WHAT IS NEEDED
Below are records; copy exactly the line containing "What is the value" and every line after it, through the last.

THE RECORDS
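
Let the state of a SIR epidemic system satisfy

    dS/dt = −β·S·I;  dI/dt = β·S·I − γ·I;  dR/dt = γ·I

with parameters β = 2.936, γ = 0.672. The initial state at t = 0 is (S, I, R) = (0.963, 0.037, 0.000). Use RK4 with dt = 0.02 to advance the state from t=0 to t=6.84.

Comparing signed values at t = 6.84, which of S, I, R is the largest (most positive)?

t=0.000: state=(0.963, 0.037, 0.000)
step 1 (dt=0.02): k1=(-0.105, 0.080, 0.025), k2=(-0.107, 0.081, 0.025), k3=(-0.107, 0.081, 0.025), k4=(-0.109, 0.083, 0.026); state += dt/6·(k1+2k2+2k3+k4)
t=0.020: state=(0.961, 0.039, 0.001)
t=0.040: state=(0.959, 0.040, 0.001)
t=0.060: state=(0.956, 0.042, 0.002)
continuing one RK4 step at a time; state shown every 25 steps (Δt=0.5):
t=0.500: state=(0.875, 0.103, 0.022)
t=1.000: state=(0.688, 0.235, 0.077)
t=1.500: state=(0.435, 0.383, 0.182)
t=2.000: state=(0.234, 0.442, 0.324)
t=2.500: state=(0.124, 0.407, 0.468)
t=3.000: state=(0.072, 0.335, 0.593)
t=3.500: state=(0.047, 0.260, 0.693)
t=4.000: state=(0.033, 0.197, 0.770)
t=4.500: state=(0.026, 0.147, 0.827)
t=5.000: state=(0.022, 0.109, 0.870)
t=5.500: state=(0.019, 0.080, 0.901)
t=6.000: state=(0.017, 0.059, 0.924)
t=6.500: state=(0.016, 0.043, 0.941)
t=6.840: state=(0.015, 0.035, 0.950)
compare at T: S=0.015, I=0.035, R=0.950

largest component: R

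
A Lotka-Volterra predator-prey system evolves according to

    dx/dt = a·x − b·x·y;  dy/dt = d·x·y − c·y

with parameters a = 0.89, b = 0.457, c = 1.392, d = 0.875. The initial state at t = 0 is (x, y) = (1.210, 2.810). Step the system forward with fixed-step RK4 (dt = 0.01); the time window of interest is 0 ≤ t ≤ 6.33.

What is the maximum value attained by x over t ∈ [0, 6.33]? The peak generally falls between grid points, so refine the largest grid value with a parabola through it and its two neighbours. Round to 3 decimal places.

t=0.000: state=(1.210, 2.810)
step 1 (dt=0.01): k1=(-0.477, -0.936), k2=(-0.473, -0.941), k3=(-0.473, -0.941), k4=(-0.470, -0.945); state += dt/6·(k1+2k2+2k3+k4)
t=0.010: state=(1.205, 2.801)
t=0.020: state=(1.201, 2.791)
t=0.030: state=(1.196, 2.782)
continuing one RK4 step at a time; state shown every 25 steps (Δt=0.25):
t=0.250: state=(1.112, 2.556)
t=0.500: state=(1.054, 2.286)
t=0.750: state=(1.029, 2.026)
t=1.000: state=(1.034, 1.791)
t=1.250: state=(1.065, 1.591)
t=1.500: state=(1.120, 1.426)
t=1.750: state=(1.198, 1.297)
t=2.000: state=(1.298, 1.203)
t=2.250: state=(1.419, 1.143)
t=2.500: state=(1.558, 1.117)
t=2.750: state=(1.713, 1.128)
t=3.000: state=(1.876, 1.179)
t=3.250: state=(2.038, 1.278)
t=3.500: state=(2.182, 1.432)
t=3.750: state=(2.287, 1.650)
t=4.000: state=(2.330, 1.933)
t=4.250: state=(2.290, 2.266)
t=4.500: state=(2.165, 2.609)
t=4.750: state=(1.973, 2.899)
t=5.000: state=(1.750, 3.077)
t=5.250: state=(1.533, 3.109)
t=5.500: state=(1.349, 3.007)
t=5.750: state=(1.208, 2.806)
t=6.000: state=(1.111, 2.551)
t=6.250: state=(1.053, 2.281)
t=6.330: state=(1.042, 2.196)
largest grid value and its neighbours: x(4.000)=2.32977, x(4.010)=2.32985, x(4.020)=2.32981
parabola through these three points peaks at t≈4.011 with x≈2.32986

max x = 2.330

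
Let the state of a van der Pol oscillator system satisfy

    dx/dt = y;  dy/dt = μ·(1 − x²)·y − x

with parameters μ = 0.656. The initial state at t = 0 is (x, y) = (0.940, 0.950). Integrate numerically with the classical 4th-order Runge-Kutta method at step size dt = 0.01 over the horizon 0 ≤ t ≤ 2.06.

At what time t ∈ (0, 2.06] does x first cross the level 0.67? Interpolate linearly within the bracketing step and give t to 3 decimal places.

t = 1.811

t=0.000: state=(0.940, 0.950)
step 1 (dt=0.01): k1=(0.950, -0.867), k2=(0.946, -0.878), k3=(0.946, -0.878), k4=(0.941, -0.889); state += dt/6·(k1+2k2+2k3+k4)
t=0.010: state=(0.949, 0.941)
t=0.020: state=(0.959, 0.932)
t=0.030: state=(0.968, 0.923)
continuing one RK4 step at a time; state shown every 10 steps (Δt=0.1):
t=0.100: state=(1.030, 0.853)
t=0.200: state=(1.110, 0.738)
t=0.300: state=(1.178, 0.610)
t=0.400: state=(1.232, 0.474)
t=0.500: state=(1.272, 0.333)
t=0.600: state=(1.298, 0.193)
t=0.700: state=(1.311, 0.057)
t=0.800: state=(1.310, -0.074)
t=0.900: state=(1.296, -0.198)
t=1.000: state=(1.271, -0.315)
t=1.100: state=(1.234, -0.427)
t=1.200: state=(1.185, -0.533)
t=1.300: state=(1.127, -0.636)
t=1.400: state=(1.058, -0.737)
t=1.500: state=(0.980, -0.837)
t=1.600: state=(0.891, -0.938)
t=1.700: state=(0.792, -1.041)
t=1.800: state=(0.683, -1.147)
t=1.810: state=(0.671, -1.158)
next step: t=1.820: state=(0.660, -1.169) — x has crossed 0.67
linear interpolation between t=1.810 (0.67118) and t=1.820 (0.65954) → t≈1.811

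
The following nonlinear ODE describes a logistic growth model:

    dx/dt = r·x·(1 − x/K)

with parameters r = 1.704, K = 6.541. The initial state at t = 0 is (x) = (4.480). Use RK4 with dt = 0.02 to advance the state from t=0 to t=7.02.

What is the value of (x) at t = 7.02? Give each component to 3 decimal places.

t=0.000: state=(4.480)
step 1 (dt=0.02): k1=(2.405), k2=(2.390), k3=(2.390), k4=(2.375); state += dt/6·(k1+2k2+2k3+k4)
t=0.020: state=(4.528)
t=0.040: state=(4.575)
t=0.060: state=(4.622)
continuing one RK4 step at a time; state shown every 25 steps (Δt=0.5):
t=0.500: state=(5.468)
t=1.000: state=(6.036)
t=1.500: state=(6.315)
t=2.000: state=(6.443)
t=2.500: state=(6.499)
t=3.000: state=(6.523)
t=3.500: state=(6.533)
t=4.000: state=(6.538)
t=4.500: state=(6.540)
t=5.000: state=(6.540)
t=5.500: state=(6.541)
t=6.000: state=(6.541)
t=6.500: state=(6.541)
t=7.000: state=(6.541)
t=7.020: state=(6.541)

(x) = (6.541)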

ANSWER TO THE PROBLEM
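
What is the value of (x) at t = 7.02? Give each component to 3 decimal places.

t=0.000: state=(4.480)
step 1 (dt=0.02): k1=(2.405), k2=(2.390), k3=(2.390), k4=(2.375); state += dt/6·(k1+2k2+2k3+k4)
t=0.020: state=(4.528)
t=0.040: state=(4.575)
t=0.060: state=(4.622)
continuing one RK4 step at a time; state shown every 25 steps (Δt=0.5):
t=0.500: state=(5.468)
t=1.000: state=(6.036)
t=1.500: state=(6.315)
t=2.000: state=(6.443)
t=2.500: state=(6.499)
t=3.000: state=(6.523)
t=3.500: state=(6.533)
t=4.000: state=(6.538)
t=4.500: state=(6.540)
t=5.000: state=(6.540)
t=5.500: state=(6.541)
t=6.000: state=(6.541)
t=6.500: state=(6.541)
t=7.000: state=(6.541)
t=7.020: state=(6.541)

(x) = (6.541)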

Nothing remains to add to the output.